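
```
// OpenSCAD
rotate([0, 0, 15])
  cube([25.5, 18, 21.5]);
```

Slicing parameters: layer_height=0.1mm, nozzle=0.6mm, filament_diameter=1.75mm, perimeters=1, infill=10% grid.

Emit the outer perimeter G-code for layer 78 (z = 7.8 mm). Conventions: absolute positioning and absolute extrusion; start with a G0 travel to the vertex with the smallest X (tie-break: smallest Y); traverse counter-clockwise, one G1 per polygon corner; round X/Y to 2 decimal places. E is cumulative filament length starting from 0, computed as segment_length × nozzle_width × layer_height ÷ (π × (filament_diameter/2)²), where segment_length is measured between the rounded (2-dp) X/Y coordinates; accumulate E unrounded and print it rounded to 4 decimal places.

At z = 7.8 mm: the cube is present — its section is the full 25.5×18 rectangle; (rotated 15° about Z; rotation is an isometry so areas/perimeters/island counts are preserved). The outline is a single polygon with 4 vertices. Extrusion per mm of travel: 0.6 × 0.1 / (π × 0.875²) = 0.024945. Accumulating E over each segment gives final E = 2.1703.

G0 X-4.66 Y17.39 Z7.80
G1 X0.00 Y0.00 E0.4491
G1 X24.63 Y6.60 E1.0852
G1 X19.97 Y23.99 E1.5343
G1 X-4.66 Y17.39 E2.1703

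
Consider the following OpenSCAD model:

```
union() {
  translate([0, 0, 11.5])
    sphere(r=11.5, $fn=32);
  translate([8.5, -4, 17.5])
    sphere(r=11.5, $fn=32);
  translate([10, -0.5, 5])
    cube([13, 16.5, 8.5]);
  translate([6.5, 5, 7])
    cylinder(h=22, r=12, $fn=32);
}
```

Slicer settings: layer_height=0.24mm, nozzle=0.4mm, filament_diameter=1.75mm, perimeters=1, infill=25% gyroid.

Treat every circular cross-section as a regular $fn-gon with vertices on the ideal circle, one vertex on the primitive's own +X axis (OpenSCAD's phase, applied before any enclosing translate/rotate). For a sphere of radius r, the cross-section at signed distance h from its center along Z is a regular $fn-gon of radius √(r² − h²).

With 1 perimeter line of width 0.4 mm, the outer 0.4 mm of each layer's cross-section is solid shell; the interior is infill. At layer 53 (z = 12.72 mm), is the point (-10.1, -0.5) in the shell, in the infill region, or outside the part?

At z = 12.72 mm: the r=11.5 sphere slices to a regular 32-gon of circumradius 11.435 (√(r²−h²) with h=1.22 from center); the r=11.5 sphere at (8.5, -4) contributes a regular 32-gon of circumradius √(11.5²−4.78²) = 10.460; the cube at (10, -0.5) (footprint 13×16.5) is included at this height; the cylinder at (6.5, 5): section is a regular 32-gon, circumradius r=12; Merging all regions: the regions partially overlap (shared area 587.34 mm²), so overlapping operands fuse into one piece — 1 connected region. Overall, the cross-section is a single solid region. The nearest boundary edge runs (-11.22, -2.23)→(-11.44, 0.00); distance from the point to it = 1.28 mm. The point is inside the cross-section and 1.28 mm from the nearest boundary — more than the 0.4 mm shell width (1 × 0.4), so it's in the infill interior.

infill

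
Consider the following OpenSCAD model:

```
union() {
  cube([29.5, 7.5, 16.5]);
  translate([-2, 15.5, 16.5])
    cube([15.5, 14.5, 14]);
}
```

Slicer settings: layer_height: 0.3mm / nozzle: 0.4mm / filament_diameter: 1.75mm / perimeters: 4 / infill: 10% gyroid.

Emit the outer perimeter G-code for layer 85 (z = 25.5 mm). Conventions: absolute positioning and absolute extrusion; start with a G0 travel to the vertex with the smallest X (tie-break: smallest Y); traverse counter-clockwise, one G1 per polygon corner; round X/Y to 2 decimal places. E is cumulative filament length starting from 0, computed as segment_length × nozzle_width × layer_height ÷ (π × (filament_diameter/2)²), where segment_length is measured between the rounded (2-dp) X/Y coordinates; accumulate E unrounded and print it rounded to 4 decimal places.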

TASK STATEMENT »
Your task is to copy each line from the material above that includes the word "translate".

RESPONSE AREA »
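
  translate([0, 0, 11.5])
  translate([8.5, -4, 17.5])
  translate([10, -0.5, 5])
  translate([6.5, 5, 7])
Treat every circular cross-section as a regular $fn-gon with vertices on the ideal circle, one vertex on the primitive's own +X axis (OpenSCAD's phase, applied before any enclosing translate/rotate). For a sphere of radius r, the cross-section at signed distance h from its center along Z is a regular $fn-gon of radius √(r² − h²).
  translate([-2, 15.5, 16.5])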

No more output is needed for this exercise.